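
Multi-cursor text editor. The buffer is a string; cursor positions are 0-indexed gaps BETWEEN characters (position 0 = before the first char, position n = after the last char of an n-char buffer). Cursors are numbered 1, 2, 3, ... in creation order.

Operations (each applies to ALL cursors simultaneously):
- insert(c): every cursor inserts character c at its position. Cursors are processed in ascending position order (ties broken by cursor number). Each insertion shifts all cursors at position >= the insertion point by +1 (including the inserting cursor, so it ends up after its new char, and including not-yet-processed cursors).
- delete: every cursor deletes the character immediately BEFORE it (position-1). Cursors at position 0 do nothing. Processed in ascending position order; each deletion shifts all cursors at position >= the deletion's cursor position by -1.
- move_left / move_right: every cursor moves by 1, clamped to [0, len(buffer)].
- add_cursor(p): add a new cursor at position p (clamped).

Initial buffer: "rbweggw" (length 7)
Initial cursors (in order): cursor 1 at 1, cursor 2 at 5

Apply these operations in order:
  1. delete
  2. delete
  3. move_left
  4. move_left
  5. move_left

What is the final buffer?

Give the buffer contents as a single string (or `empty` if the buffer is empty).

After op 1 (delete): buffer="bwegw" (len 5), cursors c1@0 c2@3, authorship .....
After op 2 (delete): buffer="bwgw" (len 4), cursors c1@0 c2@2, authorship ....
After op 3 (move_left): buffer="bwgw" (len 4), cursors c1@0 c2@1, authorship ....
After op 4 (move_left): buffer="bwgw" (len 4), cursors c1@0 c2@0, authorship ....
After op 5 (move_left): buffer="bwgw" (len 4), cursors c1@0 c2@0, authorship ....

Answer: bwgw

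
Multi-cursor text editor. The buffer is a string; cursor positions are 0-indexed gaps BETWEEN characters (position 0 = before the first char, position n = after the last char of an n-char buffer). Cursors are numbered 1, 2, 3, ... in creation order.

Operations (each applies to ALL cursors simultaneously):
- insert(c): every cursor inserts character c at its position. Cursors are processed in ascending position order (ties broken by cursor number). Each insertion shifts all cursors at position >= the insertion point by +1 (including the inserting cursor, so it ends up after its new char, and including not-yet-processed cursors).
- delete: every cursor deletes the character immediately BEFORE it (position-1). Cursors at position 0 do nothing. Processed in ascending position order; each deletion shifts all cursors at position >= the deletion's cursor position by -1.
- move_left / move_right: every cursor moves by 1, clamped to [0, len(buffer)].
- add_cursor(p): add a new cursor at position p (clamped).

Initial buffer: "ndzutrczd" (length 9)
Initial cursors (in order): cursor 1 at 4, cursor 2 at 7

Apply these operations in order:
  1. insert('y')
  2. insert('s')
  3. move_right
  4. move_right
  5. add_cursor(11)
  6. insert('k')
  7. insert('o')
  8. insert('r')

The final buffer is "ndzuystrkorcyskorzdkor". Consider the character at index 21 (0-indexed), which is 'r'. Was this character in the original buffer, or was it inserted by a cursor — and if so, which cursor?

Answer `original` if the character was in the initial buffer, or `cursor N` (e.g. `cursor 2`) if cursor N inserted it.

After op 1 (insert('y')): buffer="ndzuytrcyzd" (len 11), cursors c1@5 c2@9, authorship ....1...2..
After op 2 (insert('s')): buffer="ndzuystrcyszd" (len 13), cursors c1@6 c2@11, authorship ....11...22..
After op 3 (move_right): buffer="ndzuystrcyszd" (len 13), cursors c1@7 c2@12, authorship ....11...22..
After op 4 (move_right): buffer="ndzuystrcyszd" (len 13), cursors c1@8 c2@13, authorship ....11...22..
After op 5 (add_cursor(11)): buffer="ndzuystrcyszd" (len 13), cursors c1@8 c3@11 c2@13, authorship ....11...22..
After op 6 (insert('k')): buffer="ndzuystrkcyskzdk" (len 16), cursors c1@9 c3@13 c2@16, authorship ....11..1.223..2
After op 7 (insert('o')): buffer="ndzuystrkocyskozdko" (len 19), cursors c1@10 c3@15 c2@19, authorship ....11..11.2233..22
After op 8 (insert('r')): buffer="ndzuystrkorcyskorzdkor" (len 22), cursors c1@11 c3@17 c2@22, authorship ....11..111.22333..222
Authorship (.=original, N=cursor N): . . . . 1 1 . . 1 1 1 . 2 2 3 3 3 . . 2 2 2
Index 21: author = 2

Answer: cursor 2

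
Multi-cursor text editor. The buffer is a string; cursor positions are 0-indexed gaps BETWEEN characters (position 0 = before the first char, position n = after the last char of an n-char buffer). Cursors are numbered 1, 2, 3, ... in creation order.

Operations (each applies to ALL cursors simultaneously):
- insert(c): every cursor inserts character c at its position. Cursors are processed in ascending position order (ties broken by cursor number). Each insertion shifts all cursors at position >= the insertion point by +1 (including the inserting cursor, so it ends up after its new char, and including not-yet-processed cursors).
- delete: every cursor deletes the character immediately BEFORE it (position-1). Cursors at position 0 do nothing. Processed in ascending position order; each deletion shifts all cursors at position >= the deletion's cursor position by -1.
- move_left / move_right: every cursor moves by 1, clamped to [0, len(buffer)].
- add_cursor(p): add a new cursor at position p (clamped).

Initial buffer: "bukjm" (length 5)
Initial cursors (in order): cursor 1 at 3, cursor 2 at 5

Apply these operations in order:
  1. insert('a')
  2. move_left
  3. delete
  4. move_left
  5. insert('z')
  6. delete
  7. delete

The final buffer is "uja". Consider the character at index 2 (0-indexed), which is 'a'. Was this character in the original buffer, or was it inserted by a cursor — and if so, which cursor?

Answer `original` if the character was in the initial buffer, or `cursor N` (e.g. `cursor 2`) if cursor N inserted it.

After op 1 (insert('a')): buffer="bukajma" (len 7), cursors c1@4 c2@7, authorship ...1..2
After op 2 (move_left): buffer="bukajma" (len 7), cursors c1@3 c2@6, authorship ...1..2
After op 3 (delete): buffer="buaja" (len 5), cursors c1@2 c2@4, authorship ..1.2
After op 4 (move_left): buffer="buaja" (len 5), cursors c1@1 c2@3, authorship ..1.2
After op 5 (insert('z')): buffer="bzuazja" (len 7), cursors c1@2 c2@5, authorship .1.12.2
After op 6 (delete): buffer="buaja" (len 5), cursors c1@1 c2@3, authorship ..1.2
After op 7 (delete): buffer="uja" (len 3), cursors c1@0 c2@1, authorship ..2
Authorship (.=original, N=cursor N): . . 2
Index 2: author = 2

Answer: cursor 2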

● ● ● ● ● ● ●

● **Problem details**: Pick out and copy the lines of the entries that hold the string "length".

● **Task solution**:
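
Initial buffer: "rbweggw" (length 7)
Initial buffer: "ndzutrczd" (length 9)
Initial buffer: "bukjm" (length 5)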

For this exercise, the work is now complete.